**Source records**
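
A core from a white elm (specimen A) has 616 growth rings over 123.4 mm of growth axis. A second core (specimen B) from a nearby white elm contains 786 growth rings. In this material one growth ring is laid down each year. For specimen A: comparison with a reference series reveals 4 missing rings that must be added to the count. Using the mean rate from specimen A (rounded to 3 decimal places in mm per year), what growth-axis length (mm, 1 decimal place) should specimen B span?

156.4 mm

Specimen A: true growth ring count = 616 + 4 = 620.
A: Extension rate ≈ 123.4 / 620 = 0.199 mm/year.
Length of B = 0.199 × 786 = 156.4 mm.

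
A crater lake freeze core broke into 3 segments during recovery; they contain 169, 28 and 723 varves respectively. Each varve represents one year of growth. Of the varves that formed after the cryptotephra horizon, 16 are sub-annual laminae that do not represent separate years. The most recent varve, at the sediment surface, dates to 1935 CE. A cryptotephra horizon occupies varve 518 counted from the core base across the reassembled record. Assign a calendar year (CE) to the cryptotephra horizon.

Total varves = 169 + 28 + 723 = 920.
The cryptotephra horizon sits at varve 518 from the core base, so 920 − 518 = 402 varves formed after it.
Removing the 16 false varves leaves 402 − 16 = 386 true varves beyond the cryptotephra horizon.
The varve at the sediment surface is 1935 CE, so the cryptotephra horizon dates to 1935 − 386 = 1549 CE.

1549 CE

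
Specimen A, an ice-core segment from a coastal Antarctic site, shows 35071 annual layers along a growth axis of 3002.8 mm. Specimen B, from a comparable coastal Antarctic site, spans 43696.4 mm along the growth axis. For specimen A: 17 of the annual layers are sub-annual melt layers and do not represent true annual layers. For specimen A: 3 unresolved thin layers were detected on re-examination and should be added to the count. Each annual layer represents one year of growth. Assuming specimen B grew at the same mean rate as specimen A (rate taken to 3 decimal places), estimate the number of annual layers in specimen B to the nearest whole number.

Specimen A: after corrections the count is 35071 − 17 + 3 = 35057 annual layers.
A: Mean rate = 3002.8 mm / 35057 years ≈ 0.086 mm/year.
For B, 43696.4 / 0.086 = 508097.67 years ≈ 508098 annual layers.

508098 annual layers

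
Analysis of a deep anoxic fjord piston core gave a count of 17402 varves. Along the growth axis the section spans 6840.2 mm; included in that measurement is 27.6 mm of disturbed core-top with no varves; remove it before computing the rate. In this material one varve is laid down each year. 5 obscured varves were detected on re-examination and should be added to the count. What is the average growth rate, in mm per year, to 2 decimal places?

Correcting the raw count gives 17402 + 5 = 17407 true varves.
The growth record spans 6840.2 − 27.6 = 6812.6 mm.
6812.6 mm over 17407 years gives 6812.6 / 17407 ≈ 0.39 mm per year.

0.39 mm per year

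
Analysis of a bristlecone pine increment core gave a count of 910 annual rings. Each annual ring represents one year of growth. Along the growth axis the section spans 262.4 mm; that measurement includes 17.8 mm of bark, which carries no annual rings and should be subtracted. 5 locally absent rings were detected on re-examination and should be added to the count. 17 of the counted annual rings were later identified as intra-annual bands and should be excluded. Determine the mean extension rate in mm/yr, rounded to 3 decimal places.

Adjusted count: 910 − 17 + 5 = 898 annual rings.
Removing the 17.8 mm offcut leaves 262.4 − 17.8 = 244.6 mm.
Extension rate ≈ 244.6 / 898 = 0.272 mm/yr.

0.272 mm/yr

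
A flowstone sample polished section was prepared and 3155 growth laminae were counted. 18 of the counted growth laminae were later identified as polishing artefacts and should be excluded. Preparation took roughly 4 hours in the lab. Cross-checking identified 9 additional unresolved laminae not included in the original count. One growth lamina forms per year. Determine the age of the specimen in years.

After corrections the count is 3155 − 18 + 9 = 3146 growth laminae.
With a one-to-one growth lamina periodicity this is 3146 years.

3146 yr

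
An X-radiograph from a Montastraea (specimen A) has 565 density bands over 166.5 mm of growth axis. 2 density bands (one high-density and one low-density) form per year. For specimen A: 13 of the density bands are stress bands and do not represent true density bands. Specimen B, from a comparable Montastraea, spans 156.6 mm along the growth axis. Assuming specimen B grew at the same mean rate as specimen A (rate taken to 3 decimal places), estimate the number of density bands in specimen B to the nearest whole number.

Specimen A: correcting the raw count gives 565 − 13 = 552 true density bands.
Specimen A: dividing by 2 density bands per year: 552 / 2 = 276 years.
A: 166.5 mm over 276 years gives 166.5 / 276 ≈ 0.603 mm/year.
B spans 156.6 / 0.603 = 259.70 years; at 2 density bands per year that is 259.70 × 2 ≈ 519 density bands.

519 density bands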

**WHAT TO DO**
Copy the entries exactly, leaving no line out.

**OUTPUT**
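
A core from a white elm (specimen A) has 616 growth rings over 123.4 mm of growth axis. A second core (specimen B) from a nearby white elm contains 786 growth rings. In this material one growth ring is laid down each year. For specimen A: comparison with a reference series reveals 4 missing rings that must be added to the count. Using the mean rate from specimen A (rounded to 3 decimal places in mm per year), what growth-axis length (mm, 1 decimal place) should specimen B span?

156.4 mm

Specimen A: true growth ring count = 616 + 4 = 620.
A: Extension rate ≈ 123.4 / 620 = 0.199 mm/year.
Length of B = 0.199 × 786 = 156.4 mm.

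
A crater lake freeze core broke into 3 segments during recovery; they contain 169, 28 and 723 varves respectively. Each varve represents one year of growth. Of the varves that formed after the cryptotephra horizon, 16 are sub-annual laminae that do not represent separate years. The most recent varve, at the sediment surface, dates to 1935 CE. A cryptotephra horizon occupies varve 518 counted from the core base across the reassembled record. Assign a calendar year (CE) to the cryptotephra horizon.

Total varves = 169 + 28 + 723 = 920.
The cryptotephra horizon sits at varve 518 from the core base, so 920 − 518 = 402 varves formed after it.
Removing the 16 false varves leaves 402 − 16 = 386 true varves beyond the cryptotephra horizon.
The varve at the sediment surface is 1935 CE, so the cryptotephra horizon dates to 1935 − 386 = 1549 CE.

1549 CE

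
Specimen A, an ice-core segment from a coastal Antarctic site, shows 35071 annual layers along a growth axis of 3002.8 mm. Specimen B, from a comparable coastal Antarctic site, spans 43696.4 mm along the growth axis. For specimen A: 17 of the annual layers are sub-annual melt layers and do not represent true annual layers. For specimen A: 3 unresolved thin layers were detected on re-examination and should be added to the count. Each annual layer represents one year of growth. Assuming specimen B grew at the same mean rate as specimen A (rate taken to 3 decimal places), estimate the number of annual layers in specimen B to the nearest whole number.

Specimen A: after corrections the count is 35071 − 17 + 3 = 35057 annual layers.
A: Mean rate = 3002.8 mm / 35057 years ≈ 0.086 mm/year.
For B, 43696.4 / 0.086 = 508097.67 years ≈ 508098 annual layers.

508098 annual layers

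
Analysis of a deep anoxic fjord piston core gave a count of 17402 varves. Along the growth axis the section spans 6840.2 mm; included in that measurement is 27.6 mm of disturbed core-top with no varves; remove it before computing the rate. In this material one varve is laid down each year. 5 obscured varves were detected on re-examination and should be added to the count. What is the average growth rate, in mm per year, to 2 decimal places?

Correcting the raw count gives 17402 + 5 = 17407 true varves.
The growth record spans 6840.2 − 27.6 = 6812.6 mm.
6812.6 mm over 17407 years gives 6812.6 / 17407 ≈ 0.39 mm per year.

0.39 mm per year

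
Analysis of a bristlecone pine increment core gave a count of 910 annual rings. Each annual ring represents one year of growth. Along the growth axis the section spans 262.4 mm; that measurement includes 17.8 mm of bark, which carries no annual rings and should be subtracted. 5 locally absent rings were detected on re-examination and should be added to the count. 17 of the counted annual rings were later identified as intra-annual bands and should be excluded. Determine the mean extension rate in mm/yr, rounded to 3 decimal places.

Adjusted count: 910 − 17 + 5 = 898 annual rings.
Removing the 17.8 mm offcut leaves 262.4 − 17.8 = 244.6 mm.
Extension rate ≈ 244.6 / 898 = 0.272 mm/yr.

0.272 mm/yr

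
A flowstone sample polished section was prepared and 3155 growth laminae were counted. 18 of the counted growth laminae were later identified as polishing artefacts and should be excluded. Preparation took roughly 4 hours in the lab. Cross-checking identified 9 additional unresolved laminae not included in the original count. One growth lamina forms per year. Determine the age of the specimen in years.

After corrections the count is 3155 − 18 + 9 = 3146 growth laminae.
With a one-to-one growth lamina periodicity this is 3146 years.

3146 yr

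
An X-radiograph from a Montastraea (specimen A) has 565 density bands over 166.5 mm of growth axis. 2 density bands (one high-density and one low-density) form per year. For specimen A: 13 of the density bands are stress bands and do not represent true density bands. Specimen B, from a comparable Montastraea, spans 156.6 mm along the growth axis. Assuming specimen B grew at the same mean rate as specimen A (rate taken to 3 decimal places), estimate the number of density bands in specimen B to the nearest whole number.

Specimen A: correcting the raw count gives 565 − 13 = 552 true density bands.
Specimen A: dividing by 2 density bands per year: 552 / 2 = 276 years.
A: 166.5 mm over 276 years gives 166.5 / 276 ≈ 0.603 mm/year.
B spans 156.6 / 0.603 = 259.70 years; at 2 density bands per year that is 259.70 × 2 ≈ 519 density bands.

519 density bands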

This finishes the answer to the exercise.